EXERCISE INSTRUCTIONS => Set down, exactly as they appear, the line containing "To fully amortise" and all subsequent lines through the end of the material below.

Segment Start: RECORDS

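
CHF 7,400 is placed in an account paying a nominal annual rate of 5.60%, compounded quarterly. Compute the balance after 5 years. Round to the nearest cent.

With 4 periods per year: i = 0.014, n = 20.
FV = PV·(1+i)^n = 7,400 × 1.320563 = 9,772.1656

CHF 9,772.17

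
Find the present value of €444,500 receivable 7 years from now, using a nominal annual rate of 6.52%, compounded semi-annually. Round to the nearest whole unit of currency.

€283,676

i = 0.0652/2 = 0.0326 per half-year; n = 7·2 = 14.
PV = 444,500 / (1 + 0.0326)^14 = 444,500 / 1.566930 = 283,675.6609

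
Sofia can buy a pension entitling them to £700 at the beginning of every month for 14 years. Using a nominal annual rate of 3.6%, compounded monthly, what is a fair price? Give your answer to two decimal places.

£92,544.89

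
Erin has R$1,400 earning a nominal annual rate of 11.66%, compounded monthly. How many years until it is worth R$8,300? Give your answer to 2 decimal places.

15.34 years

Periodic rate i = 0.1166/12 = 0.00971667.
(1+i)^n = 8300/1400 = 5.92857, so n = ln 5.92857 / ln 1.00972 = 184.0565 months
= 184.0565/12 years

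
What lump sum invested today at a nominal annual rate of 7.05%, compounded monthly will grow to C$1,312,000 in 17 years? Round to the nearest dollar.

i = 0.0705/12 = 0.005875 per month; n = 17·12 = 204.
PV = FV·(1+i)^(−n) = 1,312,000 × 0.302706 = 397,150.3144

C$397,150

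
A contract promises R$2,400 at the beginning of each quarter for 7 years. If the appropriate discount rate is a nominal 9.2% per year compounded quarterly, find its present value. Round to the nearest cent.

R$50,274.77

With 4 periods per year: i = 0.023, n = 28.
PV = PMT · [1 − (1+i)^(−n)] / i × (1+i) = 2400 · 20.947821 = 50,274.7694
(annuity-due: payments at period start, so ×(1+i).)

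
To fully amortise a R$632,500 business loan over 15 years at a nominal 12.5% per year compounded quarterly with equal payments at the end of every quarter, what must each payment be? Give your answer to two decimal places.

Periodic rate i = 0.125/4 = 0.03125; n = 15 × 4 = 60 periods.
PMT = 632500 / ( [1 − (1+0.03125)^(−60)] / 0.03125 ) = 632500 / 26.949757 = 23,469.5995

R$23,469.60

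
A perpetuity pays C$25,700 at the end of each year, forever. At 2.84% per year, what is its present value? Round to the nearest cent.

C$904,929.58

PV = PMT / i = 25700 / 0.0284 = 904,929.5775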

Segment End: RECORDS

FINAL ANSWER =>
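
To fully amortise a R$632,500 business loan over 15 years at a nominal 12.5% per year compounded quarterly with equal payments at the end of every quarter, what must each payment be? Give your answer to two decimal places.

Periodic rate i = 0.125/4 = 0.03125; n = 15 × 4 = 60 periods.
PMT = 632500 / ( [1 − (1+0.03125)^(−60)] / 0.03125 ) = 632500 / 26.949757 = 23,469.5995

R$23,469.60

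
A perpetuity pays C$25,700 at the end of each year, forever. At 2.84% per year, what is its present value? Round to the nearest cent.

C$904,929.58

PV = PMT / i = 25700 / 0.0284 = 904,929.5775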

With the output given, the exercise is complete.